• [EXERCISE DESCRIPTION]
Your answer should be every line below that includes the word "successes".

• [EXCERPTED RECORDS]
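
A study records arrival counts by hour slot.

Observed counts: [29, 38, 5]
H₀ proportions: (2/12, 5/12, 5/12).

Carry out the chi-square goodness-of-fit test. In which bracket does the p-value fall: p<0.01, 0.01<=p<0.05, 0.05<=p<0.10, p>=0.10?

p-value bracket: p<0.01

n = 72; E_i = n·p_i = [12.00, 30.00, 30.00]
χ² = (29−12.00)²/12.00 + (38−30.00)²/30.00 + (5−30.00)²/30.00 = 47.0500
df = 2
p-value (upper-tail) = 0.00000
→ bracket: p<0.01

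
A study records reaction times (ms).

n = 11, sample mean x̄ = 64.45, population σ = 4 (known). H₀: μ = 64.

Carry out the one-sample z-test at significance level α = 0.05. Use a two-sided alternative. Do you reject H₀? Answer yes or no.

SE = σ/√n = 4/√11 = 1.2060
z = (x̄−μ₀)/SE = (64.45−64)/1.2060 = 0.3731
p-value (two-sided) = 0.70906
At α=0.05: p ≥ α → fail to reject H₀

reject H₀: no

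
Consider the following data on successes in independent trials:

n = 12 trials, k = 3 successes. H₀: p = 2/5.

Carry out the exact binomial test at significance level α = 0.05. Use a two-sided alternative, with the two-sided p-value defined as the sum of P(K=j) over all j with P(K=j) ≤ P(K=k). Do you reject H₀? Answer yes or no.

Exact binomial: n=12, k=3, p₀=2/5=0.4000
P(X=j) = C(n,j)·p₀^j·(1−p₀)^(n−j); p = Σ P(X=j) over j with P(X=j) ≤ P(X=3)
p-value (two-sided) = 0.38355
At α=0.05: p ≥ α → fail to reject H₀

reject H₀: no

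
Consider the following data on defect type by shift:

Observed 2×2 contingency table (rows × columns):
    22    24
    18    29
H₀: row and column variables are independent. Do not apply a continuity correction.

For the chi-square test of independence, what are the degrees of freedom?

degrees of freedom = 1

df = (r−1)(c−1) = (2−1)·(2−1) = 1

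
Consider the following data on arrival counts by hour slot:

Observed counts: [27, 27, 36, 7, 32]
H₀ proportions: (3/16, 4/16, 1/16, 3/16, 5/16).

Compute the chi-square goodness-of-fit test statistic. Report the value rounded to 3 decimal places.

test statistic = 111.916

n = 129; E_i = n·p_i = [24.19, 32.25, 8.06, 24.19, 40.31]
χ² = (27−24.19)²/24.19 + (27−32.25)²/32.25 + (36−8.06)²/8.06 + (7−24.19)²/24.19 + (32−40.31)²/40.31 = 111.9158
df = 4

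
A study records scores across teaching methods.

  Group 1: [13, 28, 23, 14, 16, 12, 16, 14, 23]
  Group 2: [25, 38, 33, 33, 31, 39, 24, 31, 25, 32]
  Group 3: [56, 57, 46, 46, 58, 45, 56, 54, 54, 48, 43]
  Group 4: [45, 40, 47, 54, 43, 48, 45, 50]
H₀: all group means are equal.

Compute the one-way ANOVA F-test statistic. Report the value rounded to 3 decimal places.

test statistic = 80.603

Group means [17.67, 31.10, 51.18, 46.50], grand mean 36.974
SSB = Σnᵢ(x̄ᵢ−x̄)² = 6646.437; SSW = ΣΣ(x−x̄ᵢ)² = 934.536
MSB = 6646.437/3 = 2215.4791; MSW = 934.536/34 = 27.4864
F = MSB/MSW = 80.6028
df = (3, 34)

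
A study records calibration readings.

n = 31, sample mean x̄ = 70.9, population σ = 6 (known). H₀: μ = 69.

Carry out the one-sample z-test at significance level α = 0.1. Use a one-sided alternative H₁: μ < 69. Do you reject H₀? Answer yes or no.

SE = σ/√n = 6/√31 = 1.0776
z = (x̄−μ₀)/SE = (70.9−69)/1.0776 = 1.7631
p-value (one-sided, H₁ less) = 0.96106
At α=0.1: p ≥ α → fail to reject H₀

reject H₀: no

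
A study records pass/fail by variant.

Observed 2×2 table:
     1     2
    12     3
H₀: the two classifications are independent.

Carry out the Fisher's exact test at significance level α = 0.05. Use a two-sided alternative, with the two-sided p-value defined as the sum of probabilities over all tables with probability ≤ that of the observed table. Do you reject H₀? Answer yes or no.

Margins: r₁=3, r₂=15, c₁=13, c₂=5, n=18
p_obs = C(3,1)·C(15,12)/C(18,13); sum pmf over tables with pmf ≤ p_obs
p-value (two-sided) = 0.17157
At α=0.05: p ≥ α → fail to reject H₀

reject H₀: no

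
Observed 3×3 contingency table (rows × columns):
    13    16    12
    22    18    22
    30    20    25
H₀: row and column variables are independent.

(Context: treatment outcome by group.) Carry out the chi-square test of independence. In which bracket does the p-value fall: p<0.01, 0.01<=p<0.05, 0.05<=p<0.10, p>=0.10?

Row totals [41, 62, 75], col totals [65, 54, 59], n=178
χ² = (13−14.97)²/14.97 + (16−12.44)²/12.44 + (12−13.59)²/13.59 + (22−22.64)²/22.64 + (18−18.81)²/18.81 + (22−20.55)²/20.55 + (30−27.39)²/27.39 + (20−22.75)²/22.75 + (25−24.86)²/24.86 = 2.2038
df = 4
p-value (upper-tail) = 0.69833
→ bracket: p>=0.10

p-value bracket: p>=0.10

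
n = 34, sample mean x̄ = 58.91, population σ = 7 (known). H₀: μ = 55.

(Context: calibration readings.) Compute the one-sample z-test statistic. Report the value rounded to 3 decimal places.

SE = σ/√n = 7/√34 = 1.2005
z = (x̄−μ₀)/SE = (58.91−55)/1.2005 = 3.2570

test statistic = 3.257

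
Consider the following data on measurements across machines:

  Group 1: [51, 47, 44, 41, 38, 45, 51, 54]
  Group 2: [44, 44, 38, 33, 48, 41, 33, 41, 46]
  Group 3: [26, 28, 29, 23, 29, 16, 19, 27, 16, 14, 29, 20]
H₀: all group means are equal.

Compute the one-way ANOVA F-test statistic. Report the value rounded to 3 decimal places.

test statistic = 50.050

Group means [46.38, 40.89, 23.00], grand mean 35.000
SSB = Σnᵢ(x̄ᵢ−x̄)² = 3075.236; SSW = ΣΣ(x−x̄ᵢ)² = 798.764
MSB = 3075.236/2 = 1537.6181; MSW = 798.764/26 = 30.7217
F = MSB/MSW = 50.0499
df = (2, 26)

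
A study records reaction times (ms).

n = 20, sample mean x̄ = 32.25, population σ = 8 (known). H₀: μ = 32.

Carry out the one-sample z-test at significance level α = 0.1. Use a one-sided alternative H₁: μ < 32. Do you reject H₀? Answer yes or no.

SE = σ/√n = 8/√20 = 1.7889
z = (x̄−μ₀)/SE = (32.25−32)/1.7889 = 0.1398
p-value (one-sided, H₁ less) = 0.55557
At α=0.1: p ≥ α → fail to reject H₀

reject H₀: no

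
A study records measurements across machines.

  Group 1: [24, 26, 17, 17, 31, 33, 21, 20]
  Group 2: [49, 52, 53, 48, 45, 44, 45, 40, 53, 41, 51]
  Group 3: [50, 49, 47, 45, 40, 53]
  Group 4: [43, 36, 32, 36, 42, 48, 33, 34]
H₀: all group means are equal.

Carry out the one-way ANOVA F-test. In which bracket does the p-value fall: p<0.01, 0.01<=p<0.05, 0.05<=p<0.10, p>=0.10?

Group means [23.62, 47.36, 47.33, 38.00], grand mean 39.333
SSB = Σnᵢ(x̄ᵢ−x̄)² = 3081.580; SSW = ΣΣ(x−x̄ᵢ)² = 801.754
MSB = 3081.580/3 = 1027.1932; MSW = 801.754/29 = 27.6467
F = MSB/MSW = 37.1543
df = (3, 29)
p-value (upper-tail) = 0.00000
→ bracket: p<0.01

p-value bracket: p<0.01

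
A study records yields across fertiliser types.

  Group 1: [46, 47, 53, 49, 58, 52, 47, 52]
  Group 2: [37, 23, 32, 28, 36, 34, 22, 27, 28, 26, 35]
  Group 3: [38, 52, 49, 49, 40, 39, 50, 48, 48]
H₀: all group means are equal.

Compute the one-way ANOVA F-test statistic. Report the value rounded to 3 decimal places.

test statistic = 46.879

Group means [50.50, 29.82, 45.89], grand mean 40.893
SSB = Σnᵢ(x̄ᵢ−x̄)² = 2312.153; SSW = ΣΣ(x−x̄ᵢ)² = 616.525
MSB = 2312.153/2 = 1156.0767; MSW = 616.525/25 = 24.6610
F = MSB/MSW = 46.8787
df = (2, 25)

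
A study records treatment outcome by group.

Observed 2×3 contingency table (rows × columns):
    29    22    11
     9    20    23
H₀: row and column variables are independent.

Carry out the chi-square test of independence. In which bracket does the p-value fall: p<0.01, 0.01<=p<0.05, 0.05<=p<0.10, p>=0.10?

p-value bracket: p<0.01

Row totals [62, 52], col totals [38, 42, 34], n=114
χ² = (29−20.67)²/20.67 + (22−22.84)²/22.84 + (11−18.49)²/18.49 + (9−17.33)²/17.33 + (20−19.16)²/19.16 + (23−15.51)²/15.51 = 14.0881
df = 2
p-value (upper-tail) = 0.00087
→ bracket: p<0.01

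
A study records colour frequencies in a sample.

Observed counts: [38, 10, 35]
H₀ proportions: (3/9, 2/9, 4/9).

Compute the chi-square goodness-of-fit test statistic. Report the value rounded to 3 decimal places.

n = 83; E_i = n·p_i = [27.67, 18.44, 36.89]
χ² = (38−27.67)²/27.67 + (10−18.44)²/18.44 + (35−36.89)²/36.89 = 7.8223
df = 2

test statistic = 7.822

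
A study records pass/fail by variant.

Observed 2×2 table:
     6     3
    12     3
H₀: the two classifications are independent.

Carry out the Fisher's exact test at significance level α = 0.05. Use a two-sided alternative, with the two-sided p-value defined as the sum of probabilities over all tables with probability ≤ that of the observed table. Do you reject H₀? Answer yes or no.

Margins: r₁=9, r₂=15, c₁=18, c₂=6, n=24
p_obs = C(9,6)·C(15,12)/C(24,18); sum pmf over tables with pmf ≤ p_obs
p-value (two-sided) = 0.63491
At α=0.05: p ≥ α → fail to reject H₀

reject H₀: no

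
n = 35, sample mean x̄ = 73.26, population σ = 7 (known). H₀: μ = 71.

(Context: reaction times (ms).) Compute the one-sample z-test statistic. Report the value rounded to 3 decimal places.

SE = σ/√n = 7/√35 = 1.1832
z = (x̄−μ₀)/SE = (73.26−71)/1.1832 = 1.9100

test statistic = 1.910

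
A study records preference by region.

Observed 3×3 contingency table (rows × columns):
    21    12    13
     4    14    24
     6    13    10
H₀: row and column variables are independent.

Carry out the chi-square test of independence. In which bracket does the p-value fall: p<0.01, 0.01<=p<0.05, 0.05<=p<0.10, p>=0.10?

Row totals [46, 42, 29], col totals [31, 39, 47], n=117
χ² = (21−12.19)²/12.19 + (12−15.33)²/15.33 + (13−18.48)²/18.48 + (4−11.13)²/11.13 + (14−14.00)²/14.00 + (24−16.87)²/16.87 + (6−7.68)²/7.68 + (13−9.67)²/9.67 + (10−11.65)²/11.65 = 18.0496
df = 4
p-value (upper-tail) = 0.00121
→ bracket: p<0.01

p-value bracket: p<0.01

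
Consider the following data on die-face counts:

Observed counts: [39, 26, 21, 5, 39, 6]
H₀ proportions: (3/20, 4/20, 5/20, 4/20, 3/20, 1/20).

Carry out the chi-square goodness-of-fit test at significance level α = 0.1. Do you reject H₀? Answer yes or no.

n = 136; E_i = n·p_i = [20.40, 27.20, 34.00, 27.20, 20.40, 6.80]
χ² = (39−20.40)²/20.40 + (26−27.20)²/27.20 + (21−34.00)²/34.00 + (5−27.20)²/27.20 + (39−20.40)²/20.40 + (6−6.80)²/6.80 = 57.1544
df = 5
p-value (upper-tail) = 0.00000
At α=0.1: p < α → reject H₀

reject H₀: yes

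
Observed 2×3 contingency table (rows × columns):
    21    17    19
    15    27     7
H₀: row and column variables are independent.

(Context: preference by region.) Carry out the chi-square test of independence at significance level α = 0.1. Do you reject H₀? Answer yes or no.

reject H₀: yes

Row totals [57, 49], col totals [36, 44, 26], n=106
χ² = (21−19.36)²/19.36 + (17−23.66)²/23.66 + (19−13.98)²/13.98 + (15−16.64)²/16.64 + (27−20.34)²/20.34 + (7−12.02)²/12.02 = 8.2544
df = 2
p-value (upper-tail) = 0.01613
At α=0.1: p < α → reject H₀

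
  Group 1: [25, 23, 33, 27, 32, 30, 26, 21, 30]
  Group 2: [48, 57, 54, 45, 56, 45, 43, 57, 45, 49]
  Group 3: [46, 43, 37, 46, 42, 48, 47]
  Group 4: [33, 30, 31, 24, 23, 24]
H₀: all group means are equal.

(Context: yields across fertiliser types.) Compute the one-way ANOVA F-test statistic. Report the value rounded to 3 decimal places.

test statistic = 52.590

Group means [27.44, 49.90, 44.14, 27.50], grand mean 38.125
SSB = Σnᵢ(x̄ᵢ−x̄)² = 3344.021; SSW = ΣΣ(x−x̄ᵢ)² = 593.479
MSB = 3344.021/3 = 1114.6735; MSW = 593.479/28 = 21.1957
F = MSB/MSW = 52.5896
df = (3, 28)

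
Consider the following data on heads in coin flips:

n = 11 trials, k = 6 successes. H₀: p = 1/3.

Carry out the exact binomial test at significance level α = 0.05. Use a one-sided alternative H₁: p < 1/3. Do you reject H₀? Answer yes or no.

Exact binomial: n=11, k=6, p₀=1/3=0.3333
P(X≤6) from Σ C(n,i)·p₀^i·(1−p₀)^(n−i)
p-value (one-sided, H₁ less) = 0.96137
At α=0.05: p ≥ α → fail to reject H₀

reject H₀: no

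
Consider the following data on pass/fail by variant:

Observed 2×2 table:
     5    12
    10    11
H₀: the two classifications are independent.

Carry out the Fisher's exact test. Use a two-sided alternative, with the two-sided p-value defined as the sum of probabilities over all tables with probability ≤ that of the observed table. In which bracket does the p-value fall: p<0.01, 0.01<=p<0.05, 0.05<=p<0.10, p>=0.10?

Margins: r₁=17, r₂=21, c₁=15, c₂=23, n=38
p_obs = C(17,5)·C(21,10)/C(38,15); sum pmf over tables with pmf ≤ p_obs
p-value (two-sided) = 0.32637
→ bracket: p>=0.10

p-value bracket: p>=0.10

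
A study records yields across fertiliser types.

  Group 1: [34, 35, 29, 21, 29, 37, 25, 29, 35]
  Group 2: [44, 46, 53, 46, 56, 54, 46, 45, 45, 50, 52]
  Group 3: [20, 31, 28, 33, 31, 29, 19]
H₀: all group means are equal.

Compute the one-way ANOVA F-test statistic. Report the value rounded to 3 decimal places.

Group means [30.44, 48.82, 27.29], grand mean 37.111
SSB = Σnᵢ(x̄ᵢ−x̄)² = 2583.380; SSW = ΣΣ(x−x̄ᵢ)² = 591.287
MSB = 2583.380/2 = 1291.6898; MSW = 591.287/24 = 24.6370
F = MSB/MSW = 52.4289
df = (2, 24)

test statistic = 52.429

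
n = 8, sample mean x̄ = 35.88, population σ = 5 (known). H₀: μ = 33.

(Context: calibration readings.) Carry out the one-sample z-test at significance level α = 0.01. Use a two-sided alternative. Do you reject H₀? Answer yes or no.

SE = σ/√n = 5/√8 = 1.7678
z = (x̄−μ₀)/SE = (35.88−33)/1.7678 = 1.6292
p-value (two-sided) = 0.10328
At α=0.01: p ≥ α → fail to reject H₀

reject H₀: no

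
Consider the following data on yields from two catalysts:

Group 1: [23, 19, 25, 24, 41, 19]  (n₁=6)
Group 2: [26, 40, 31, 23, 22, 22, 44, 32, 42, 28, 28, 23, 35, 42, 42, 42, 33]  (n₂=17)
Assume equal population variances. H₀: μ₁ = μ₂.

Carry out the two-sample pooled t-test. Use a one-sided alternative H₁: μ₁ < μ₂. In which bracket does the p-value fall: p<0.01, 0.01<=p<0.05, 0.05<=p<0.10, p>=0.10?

p-value bracket: 0.01<=p<0.05

x̄₁=25.167, s₁=8.159, n₁=6
x̄₂=32.647, s₂=8.070, n₂=17
s_p² = [5·8.159² + 16·8.070²]/21 = 65.4627
SE = √(s_p²·(1/6+1/17)) = 3.8420
t = (25.167−32.647)/3.8420 = -1.9470
df = 21
p-value (one-sided, H₁ less) = 0.03252
→ bracket: 0.01<=p<0.05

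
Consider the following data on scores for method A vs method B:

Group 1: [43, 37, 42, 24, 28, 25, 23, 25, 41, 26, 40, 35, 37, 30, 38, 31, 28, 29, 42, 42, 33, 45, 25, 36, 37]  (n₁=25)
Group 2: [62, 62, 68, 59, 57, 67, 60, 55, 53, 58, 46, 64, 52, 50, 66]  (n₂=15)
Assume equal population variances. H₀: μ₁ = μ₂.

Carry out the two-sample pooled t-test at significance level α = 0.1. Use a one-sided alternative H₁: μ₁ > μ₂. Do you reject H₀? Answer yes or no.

reject H₀: no

x̄₁=33.680, s₁=6.998, n₁=25
x̄₂=58.600, s₂=6.501, n₂=15
s_p² = [24·6.998² + 14·6.501²]/38 = 46.5011
SE = √(s_p²·(1/25+1/15)) = 2.2271
t = (33.680−58.600)/2.2271 = -11.1893
df = 38
p-value (one-sided, H₁ greater) = 1.00000
At α=0.1: p ≥ α → fail to reject H₀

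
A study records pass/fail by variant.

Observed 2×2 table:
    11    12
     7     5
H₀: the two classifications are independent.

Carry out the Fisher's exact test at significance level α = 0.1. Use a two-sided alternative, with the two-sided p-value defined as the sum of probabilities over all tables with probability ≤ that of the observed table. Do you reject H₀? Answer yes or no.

Margins: r₁=23, r₂=12, c₁=18, c₂=17, n=35
p_obs = C(23,11)·C(12,7)/C(35,18); sum pmf over tables with pmf ≤ p_obs
p-value (two-sided) = 0.72467
At α=0.1: p ≥ α → fail to reject H₀

reject H₀: no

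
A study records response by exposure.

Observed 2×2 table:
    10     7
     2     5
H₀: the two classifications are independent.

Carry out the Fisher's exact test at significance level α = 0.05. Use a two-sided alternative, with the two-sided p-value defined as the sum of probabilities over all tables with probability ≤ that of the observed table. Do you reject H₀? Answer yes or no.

reject H₀: no

Margins: r₁=17, r₂=7, c₁=12, c₂=12, n=24
p_obs = C(17,10)·C(7,2)/C(24,12); sum pmf over tables with pmf ≤ p_obs
p-value (two-sided) = 0.37071
At α=0.05: p ≥ α → fail to reject H₀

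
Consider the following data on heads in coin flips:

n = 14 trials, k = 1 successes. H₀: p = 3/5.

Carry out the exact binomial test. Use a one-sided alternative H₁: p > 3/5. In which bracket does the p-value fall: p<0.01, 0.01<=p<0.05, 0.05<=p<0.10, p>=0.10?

Exact binomial: n=14, k=1, p₀=3/5=0.6000
P(X≥1) from Σ C(n,i)·p₀^i·(1−p₀)^(n−i)
p-value (one-sided, H₁ greater) = 1.00000
→ bracket: p>=0.10

p-value bracket: p>=0.10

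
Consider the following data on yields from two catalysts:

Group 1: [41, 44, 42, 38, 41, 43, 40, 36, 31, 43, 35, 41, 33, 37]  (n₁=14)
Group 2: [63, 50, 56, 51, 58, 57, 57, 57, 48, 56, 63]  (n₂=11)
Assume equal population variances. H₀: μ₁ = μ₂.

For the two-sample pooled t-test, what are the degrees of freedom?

degrees of freedom = 23

df = n₁ + n₂ − 2 = 14 + 11 − 2 = 23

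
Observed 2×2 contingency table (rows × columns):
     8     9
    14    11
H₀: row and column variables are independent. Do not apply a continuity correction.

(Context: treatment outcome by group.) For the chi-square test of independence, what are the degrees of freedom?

df = (r−1)(c−1) = (2−1)·(2−1) = 1

degrees of freedom = 1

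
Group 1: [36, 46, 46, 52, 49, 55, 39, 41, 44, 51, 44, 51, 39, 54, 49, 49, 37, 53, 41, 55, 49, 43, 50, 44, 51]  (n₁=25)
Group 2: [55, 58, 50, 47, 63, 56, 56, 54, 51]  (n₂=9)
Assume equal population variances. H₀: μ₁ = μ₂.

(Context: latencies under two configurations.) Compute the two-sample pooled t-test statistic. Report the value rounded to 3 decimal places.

x̄₁=46.720, s₁=5.683, n₁=25
x̄₂=54.444, s₂=4.720, n₂=9
s_p² = [24·5.683² + 8·4.720²]/32 = 29.7894
SE = √(s_p²·(1/25+1/9)) = 2.1217
t = (46.720−54.444)/2.1217 = -3.6407
df = 32

test statistic = -3.641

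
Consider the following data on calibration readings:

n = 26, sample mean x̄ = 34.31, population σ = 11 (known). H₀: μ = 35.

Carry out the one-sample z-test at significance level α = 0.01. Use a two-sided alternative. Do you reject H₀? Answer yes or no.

reject H₀: no

SE = σ/√n = 11/√26 = 2.1573
z = (x̄−μ₀)/SE = (34.31−35)/2.1573 = -0.3198
p-value (two-sided) = 0.74908
At α=0.01: p ≥ α → fail to reject H₀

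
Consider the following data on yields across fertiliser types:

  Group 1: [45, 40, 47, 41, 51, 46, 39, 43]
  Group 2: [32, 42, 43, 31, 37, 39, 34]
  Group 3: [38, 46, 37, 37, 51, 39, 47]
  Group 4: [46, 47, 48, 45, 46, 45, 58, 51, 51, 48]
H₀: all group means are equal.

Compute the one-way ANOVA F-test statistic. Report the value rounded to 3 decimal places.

Group means [44.00, 36.86, 42.14, 48.50], grand mean 43.438
SSB = Σnᵢ(x̄ᵢ−x̄)² = 573.661; SSW = ΣΣ(x−x̄ᵢ)² = 588.214
MSB = 573.661/3 = 191.2202; MSW = 588.214/28 = 21.0077
F = MSB/MSW = 9.1024
df = (3, 28)

test statistic = 9.102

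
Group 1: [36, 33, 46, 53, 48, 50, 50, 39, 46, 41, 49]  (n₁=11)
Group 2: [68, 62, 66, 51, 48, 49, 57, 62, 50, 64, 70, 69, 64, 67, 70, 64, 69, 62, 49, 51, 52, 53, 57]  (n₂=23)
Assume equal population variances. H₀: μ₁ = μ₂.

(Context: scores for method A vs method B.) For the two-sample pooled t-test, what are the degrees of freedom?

degrees of freedom = 32

df = n₁ + n₂ − 2 = 11 + 23 − 2 = 32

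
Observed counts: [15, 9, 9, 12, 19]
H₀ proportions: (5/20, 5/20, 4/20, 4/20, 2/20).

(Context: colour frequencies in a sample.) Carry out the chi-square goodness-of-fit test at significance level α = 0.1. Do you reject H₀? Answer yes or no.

reject H₀: yes

n = 64; E_i = n·p_i = [16.00, 16.00, 12.80, 12.80, 6.40]
χ² = (15−16.00)²/16.00 + (9−16.00)²/16.00 + (9−12.80)²/12.80 + (12−12.80)²/12.80 + (19−6.40)²/6.40 = 29.1094
df = 4
p-value (upper-tail) = 0.00001
At α=0.1: p < α → reject H₀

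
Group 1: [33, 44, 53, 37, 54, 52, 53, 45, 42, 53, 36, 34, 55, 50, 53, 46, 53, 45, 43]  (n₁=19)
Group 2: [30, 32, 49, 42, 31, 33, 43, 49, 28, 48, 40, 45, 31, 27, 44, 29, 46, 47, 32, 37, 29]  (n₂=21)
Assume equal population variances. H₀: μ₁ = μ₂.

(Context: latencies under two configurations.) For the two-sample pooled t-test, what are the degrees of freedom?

df = n₁ + n₂ − 2 = 19 + 21 − 2 = 38

degrees of freedom = 38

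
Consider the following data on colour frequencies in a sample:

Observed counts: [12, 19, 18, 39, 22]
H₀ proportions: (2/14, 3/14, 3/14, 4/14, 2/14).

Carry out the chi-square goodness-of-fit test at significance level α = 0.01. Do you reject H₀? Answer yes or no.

reject H₀: no

n = 110; E_i = n·p_i = [15.71, 23.57, 23.57, 31.43, 15.71]
χ² = (12−15.71)²/15.71 + (19−23.57)²/23.57 + (18−23.57)²/23.57 + (39−31.43)²/31.43 + (22−15.71)²/15.71 = 7.4197
df = 4
p-value (upper-tail) = 0.11530
At α=0.01: p ≥ α → fail to reject H₀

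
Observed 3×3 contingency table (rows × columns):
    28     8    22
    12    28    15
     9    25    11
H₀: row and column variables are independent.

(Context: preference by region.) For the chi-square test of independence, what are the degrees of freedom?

df = (r−1)(c−1) = (3−1)·(3−1) = 4

degrees of freedom = 4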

• [EXERCISE RESPONSE]
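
Consider the following data on successes in independent trials:
n = 12 trials, k = 3 successes. H₀: p = 2/5.
n = 11 trials, k = 6 successes. H₀: p = 1/3.
n = 14 trials, k = 1 successes. H₀: p = 3/5.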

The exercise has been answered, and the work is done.